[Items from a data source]
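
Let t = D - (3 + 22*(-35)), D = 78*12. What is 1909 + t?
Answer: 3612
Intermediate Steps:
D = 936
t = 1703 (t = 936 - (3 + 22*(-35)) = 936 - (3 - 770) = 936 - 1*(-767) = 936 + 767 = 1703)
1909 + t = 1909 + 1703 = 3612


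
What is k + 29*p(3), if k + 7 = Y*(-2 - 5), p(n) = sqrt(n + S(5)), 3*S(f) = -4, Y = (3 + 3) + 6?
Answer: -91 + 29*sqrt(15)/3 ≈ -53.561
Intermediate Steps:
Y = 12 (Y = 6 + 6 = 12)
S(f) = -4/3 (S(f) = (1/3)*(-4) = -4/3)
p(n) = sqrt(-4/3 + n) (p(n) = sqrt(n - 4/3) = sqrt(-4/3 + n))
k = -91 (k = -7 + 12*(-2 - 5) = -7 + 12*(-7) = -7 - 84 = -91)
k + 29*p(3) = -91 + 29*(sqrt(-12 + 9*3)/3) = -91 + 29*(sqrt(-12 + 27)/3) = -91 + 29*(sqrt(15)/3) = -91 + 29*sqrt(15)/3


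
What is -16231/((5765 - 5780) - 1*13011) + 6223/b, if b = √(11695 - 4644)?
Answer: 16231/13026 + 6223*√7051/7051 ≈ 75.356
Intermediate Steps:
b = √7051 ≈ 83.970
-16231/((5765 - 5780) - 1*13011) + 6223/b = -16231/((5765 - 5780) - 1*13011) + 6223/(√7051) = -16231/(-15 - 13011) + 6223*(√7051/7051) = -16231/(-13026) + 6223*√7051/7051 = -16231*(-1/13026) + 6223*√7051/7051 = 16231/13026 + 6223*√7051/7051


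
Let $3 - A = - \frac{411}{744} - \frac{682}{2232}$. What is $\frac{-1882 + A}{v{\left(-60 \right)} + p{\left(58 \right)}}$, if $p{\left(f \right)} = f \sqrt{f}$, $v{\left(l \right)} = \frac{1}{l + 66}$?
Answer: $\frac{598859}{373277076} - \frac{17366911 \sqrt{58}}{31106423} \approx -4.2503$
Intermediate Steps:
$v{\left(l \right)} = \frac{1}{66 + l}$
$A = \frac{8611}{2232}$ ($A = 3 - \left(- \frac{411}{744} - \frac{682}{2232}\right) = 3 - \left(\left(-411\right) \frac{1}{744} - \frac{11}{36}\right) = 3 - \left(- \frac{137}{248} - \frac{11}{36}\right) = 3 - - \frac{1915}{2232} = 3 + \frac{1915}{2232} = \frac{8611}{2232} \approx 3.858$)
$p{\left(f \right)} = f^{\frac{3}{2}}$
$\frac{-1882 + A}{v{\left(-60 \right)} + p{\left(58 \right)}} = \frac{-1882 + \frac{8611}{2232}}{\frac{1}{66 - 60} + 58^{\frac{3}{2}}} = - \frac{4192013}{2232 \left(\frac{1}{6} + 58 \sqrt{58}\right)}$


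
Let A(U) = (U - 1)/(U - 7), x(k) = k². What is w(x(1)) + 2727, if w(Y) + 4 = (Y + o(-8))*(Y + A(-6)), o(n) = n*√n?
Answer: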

[ABOUT THIS EXERCISE]
Take every line from the data above that holds "Answer" and copy it out.

[RESULT OF THE EXERCISE]
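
Answer: 3612
Answer: -91 + 29*sqrt(15)/3 ≈ -53.561
Answer: 16231/13026 + 6223*√7051/7051 ≈ 75.356
Answer: $\frac{598859}{373277076} - \frac{17366911 \sqrt{58}}{31106423} \approx -4.2503$
Answer: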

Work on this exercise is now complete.